-- What is needed --
Repeat the lines from the line with "A robot is at" to the line with "A 2R robot with" in the listing below, keeping both end lines and adding nothing.

******

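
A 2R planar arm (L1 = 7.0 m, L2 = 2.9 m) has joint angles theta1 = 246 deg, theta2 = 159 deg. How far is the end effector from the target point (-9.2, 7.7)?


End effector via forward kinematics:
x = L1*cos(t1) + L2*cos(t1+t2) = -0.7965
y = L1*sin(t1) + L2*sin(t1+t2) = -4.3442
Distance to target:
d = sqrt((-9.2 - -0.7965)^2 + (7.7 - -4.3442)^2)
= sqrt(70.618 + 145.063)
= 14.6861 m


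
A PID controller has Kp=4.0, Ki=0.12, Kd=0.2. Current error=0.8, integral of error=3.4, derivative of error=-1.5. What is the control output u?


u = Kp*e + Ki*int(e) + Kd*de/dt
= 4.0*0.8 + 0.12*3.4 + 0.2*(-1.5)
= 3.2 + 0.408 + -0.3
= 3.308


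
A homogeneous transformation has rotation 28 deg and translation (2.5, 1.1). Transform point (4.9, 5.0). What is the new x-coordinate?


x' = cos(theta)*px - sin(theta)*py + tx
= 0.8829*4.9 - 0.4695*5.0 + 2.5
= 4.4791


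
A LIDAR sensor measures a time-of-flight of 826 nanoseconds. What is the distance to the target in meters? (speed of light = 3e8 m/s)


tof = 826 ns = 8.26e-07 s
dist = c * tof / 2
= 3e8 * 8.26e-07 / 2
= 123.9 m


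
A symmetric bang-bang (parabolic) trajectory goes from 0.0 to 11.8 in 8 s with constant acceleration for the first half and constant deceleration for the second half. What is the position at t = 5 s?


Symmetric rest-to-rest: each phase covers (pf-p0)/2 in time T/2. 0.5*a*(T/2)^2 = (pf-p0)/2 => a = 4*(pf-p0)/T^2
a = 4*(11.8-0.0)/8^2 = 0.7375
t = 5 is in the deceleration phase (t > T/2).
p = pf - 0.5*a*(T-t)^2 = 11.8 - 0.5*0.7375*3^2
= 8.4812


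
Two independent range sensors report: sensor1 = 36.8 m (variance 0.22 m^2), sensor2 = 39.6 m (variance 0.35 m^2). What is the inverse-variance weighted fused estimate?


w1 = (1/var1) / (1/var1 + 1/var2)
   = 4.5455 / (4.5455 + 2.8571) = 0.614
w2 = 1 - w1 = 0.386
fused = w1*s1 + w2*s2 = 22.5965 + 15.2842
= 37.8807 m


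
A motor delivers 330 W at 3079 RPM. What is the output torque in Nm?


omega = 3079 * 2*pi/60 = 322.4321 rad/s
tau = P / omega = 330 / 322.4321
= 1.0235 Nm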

******

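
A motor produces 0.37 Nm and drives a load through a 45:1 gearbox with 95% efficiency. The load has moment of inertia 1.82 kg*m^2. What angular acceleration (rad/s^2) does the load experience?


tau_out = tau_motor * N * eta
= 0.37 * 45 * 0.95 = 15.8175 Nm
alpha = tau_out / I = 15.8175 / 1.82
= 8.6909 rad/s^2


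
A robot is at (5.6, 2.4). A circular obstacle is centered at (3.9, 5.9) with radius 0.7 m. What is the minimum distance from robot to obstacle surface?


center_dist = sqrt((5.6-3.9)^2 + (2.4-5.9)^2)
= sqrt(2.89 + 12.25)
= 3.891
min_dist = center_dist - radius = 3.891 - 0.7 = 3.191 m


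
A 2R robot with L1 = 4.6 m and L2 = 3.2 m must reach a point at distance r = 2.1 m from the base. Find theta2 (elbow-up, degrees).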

******

-- Solution --
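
A robot is at (5.6, 2.4). A circular obstacle is centered at (3.9, 5.9) with radius 0.7 m. What is the minimum distance from robot to obstacle surface?


center_dist = sqrt((5.6-3.9)^2 + (2.4-5.9)^2)
= sqrt(2.89 + 12.25)
= 3.891
min_dist = center_dist - radius = 3.891 - 0.7 = 3.191 m


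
A 2R robot with L1 = 4.6 m and L2 = 3.2 m must reach a point at distance r = 2.1 m from the base. Find theta2 (elbow-up, degrees).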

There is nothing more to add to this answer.